▸ Work instruction:
Each line below from the one containing "g(-3.68) = 257.31" through the one containing "(t^2 - 3*t/2" is to be given again exactly, and no line outside that span.

---*---

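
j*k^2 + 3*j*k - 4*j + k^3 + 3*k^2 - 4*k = (j + k)*(k - 1)*(k + 4)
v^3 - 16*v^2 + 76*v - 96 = (v - 8)*(v - 6)*(v - 2)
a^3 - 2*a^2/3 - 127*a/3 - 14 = (a - 7)*(a + 1/3)*(a + 6)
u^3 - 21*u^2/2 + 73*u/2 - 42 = (u - 4)*(u - 7/2)*(u - 3)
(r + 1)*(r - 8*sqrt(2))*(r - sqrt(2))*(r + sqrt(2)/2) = r^4 - 17*sqrt(2)*r^3/2 + r^3 - 17*sqrt(2)*r^2/2 + 7*r^2 + 7*r + 8*sqrt(2)*r + 8*sqrt(2)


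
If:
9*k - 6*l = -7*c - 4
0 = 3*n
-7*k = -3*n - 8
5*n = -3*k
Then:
No Solution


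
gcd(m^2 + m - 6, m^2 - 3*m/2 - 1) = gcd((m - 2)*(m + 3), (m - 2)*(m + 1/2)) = m - 2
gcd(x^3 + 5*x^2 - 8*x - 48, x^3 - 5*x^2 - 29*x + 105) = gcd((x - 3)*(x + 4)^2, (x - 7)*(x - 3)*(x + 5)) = x - 3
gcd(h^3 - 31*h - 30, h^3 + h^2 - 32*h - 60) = h^2 - h - 30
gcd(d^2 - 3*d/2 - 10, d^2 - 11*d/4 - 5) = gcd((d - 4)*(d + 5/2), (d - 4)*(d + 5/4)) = d - 4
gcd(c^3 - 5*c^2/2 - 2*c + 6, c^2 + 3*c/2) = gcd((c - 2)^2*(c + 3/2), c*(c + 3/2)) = c + 3/2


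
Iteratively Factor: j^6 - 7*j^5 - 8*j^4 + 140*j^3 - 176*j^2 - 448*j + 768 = (j + 4)*(j^5 - 11*j^4 + 36*j^3 - 4*j^2 - 160*j + 192) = (j - 4)*(j + 4)*(j^4 - 7*j^3 + 8*j^2 + 28*j - 48) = (j - 4)^2*(j + 4)*(j^3 - 3*j^2 - 4*j + 12) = (j - 4)^2*(j - 2)*(j + 4)*(j^2 - j - 6) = (j - 4)^2*(j - 3)*(j - 2)*(j + 4)*(j + 2)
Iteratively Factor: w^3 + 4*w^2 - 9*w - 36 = (w + 4)*(w^2 - 9) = (w + 3)*(w + 4)*(w - 3)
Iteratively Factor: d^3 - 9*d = (d - 3)*(d^2 + 3*d) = (d - 3)*(d + 3)*(d)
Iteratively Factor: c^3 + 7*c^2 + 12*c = (c + 4)*(c^2 + 3*c) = c*(c + 4)*(c + 3)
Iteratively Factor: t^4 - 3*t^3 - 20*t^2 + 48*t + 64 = (t - 4)*(t^3 + t^2 - 16*t - 16) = (t - 4)^2*(t^2 + 5*t + 4) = (t - 4)^2*(t + 4)*(t + 1)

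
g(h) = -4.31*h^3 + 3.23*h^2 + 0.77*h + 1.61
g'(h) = -12.93*h^2 + 6.46*h + 0.77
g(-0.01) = 1.60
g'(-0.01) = 0.70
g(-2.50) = 87.22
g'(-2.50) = -96.19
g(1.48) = -4.15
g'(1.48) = -17.99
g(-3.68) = 257.31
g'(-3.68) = -198.11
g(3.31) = -116.75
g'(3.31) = -119.51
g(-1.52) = 23.04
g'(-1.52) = -38.92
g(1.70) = -8.92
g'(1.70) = -25.62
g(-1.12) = 10.85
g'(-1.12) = -22.68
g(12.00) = -6971.71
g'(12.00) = -1783.63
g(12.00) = -6971.71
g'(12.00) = -1783.63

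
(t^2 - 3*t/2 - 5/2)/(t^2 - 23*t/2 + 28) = (2*t^2 - 3*t - 5)/(2*t^2 - 23*t + 56)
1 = 1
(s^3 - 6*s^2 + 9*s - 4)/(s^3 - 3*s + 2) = (s - 4)/(s + 2)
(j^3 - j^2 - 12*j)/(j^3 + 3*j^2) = (j - 4)/j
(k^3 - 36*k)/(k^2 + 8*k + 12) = k*(k - 6)/(k + 2)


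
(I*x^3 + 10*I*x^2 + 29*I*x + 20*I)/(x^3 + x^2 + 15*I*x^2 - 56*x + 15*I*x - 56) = I*(x^2 + 9*x + 20)/(x^2 + 15*I*x - 56)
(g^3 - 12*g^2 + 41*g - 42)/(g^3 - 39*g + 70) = (g^2 - 10*g + 21)/(g^2 + 2*g - 35)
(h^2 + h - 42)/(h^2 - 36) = (h + 7)/(h + 6)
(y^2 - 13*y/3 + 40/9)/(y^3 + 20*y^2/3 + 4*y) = (9*y^2 - 39*y + 40)/(3*y*(3*y^2 + 20*y + 12))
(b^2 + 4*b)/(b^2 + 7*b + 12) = b/(b + 3)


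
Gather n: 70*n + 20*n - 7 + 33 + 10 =90*n + 36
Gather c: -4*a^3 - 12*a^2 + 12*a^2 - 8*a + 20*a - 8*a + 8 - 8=-4*a^3 + 4*a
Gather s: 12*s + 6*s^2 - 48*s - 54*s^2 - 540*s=-48*s^2 - 576*s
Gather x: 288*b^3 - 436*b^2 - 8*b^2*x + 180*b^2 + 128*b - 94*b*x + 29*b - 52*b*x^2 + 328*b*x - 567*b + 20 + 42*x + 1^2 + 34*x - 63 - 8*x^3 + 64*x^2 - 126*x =288*b^3 - 256*b^2 - 410*b - 8*x^3 + x^2*(64 - 52*b) + x*(-8*b^2 + 234*b - 50) - 42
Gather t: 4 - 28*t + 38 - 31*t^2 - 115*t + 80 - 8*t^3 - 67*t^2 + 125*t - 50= -8*t^3 - 98*t^2 - 18*t + 72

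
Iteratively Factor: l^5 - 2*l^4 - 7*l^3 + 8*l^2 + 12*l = (l + 2)*(l^4 - 4*l^3 + l^2 + 6*l) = l*(l + 2)*(l^3 - 4*l^2 + l + 6) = l*(l + 1)*(l + 2)*(l^2 - 5*l + 6) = l*(l - 3)*(l + 1)*(l + 2)*(l - 2)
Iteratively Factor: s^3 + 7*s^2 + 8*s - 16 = (s + 4)*(s^2 + 3*s - 4) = (s + 4)^2*(s - 1)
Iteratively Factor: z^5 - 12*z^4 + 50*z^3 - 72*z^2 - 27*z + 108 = (z - 3)*(z^4 - 9*z^3 + 23*z^2 - 3*z - 36) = (z - 3)*(z + 1)*(z^3 - 10*z^2 + 33*z - 36) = (z - 4)*(z - 3)*(z + 1)*(z^2 - 6*z + 9) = (z - 4)*(z - 3)^2*(z + 1)*(z - 3)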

---*---

▸ Output of the exercise:
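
g(-3.68) = 257.31
g'(-3.68) = -198.11
g(3.31) = -116.75
g'(3.31) = -119.51
g(-1.52) = 23.04
g'(-1.52) = -38.92
g(1.70) = -8.92
g'(1.70) = -25.62
g(-1.12) = 10.85
g'(-1.12) = -22.68
g(12.00) = -6971.71
g'(12.00) = -1783.63
g(12.00) = -6971.71
g'(12.00) = -1783.63

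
(t^2 - 3*t/2 - 5/2)/(t^2 - 23*t/2 + 28) = (2*t^2 - 3*t - 5)/(2*t^2 - 23*t + 56)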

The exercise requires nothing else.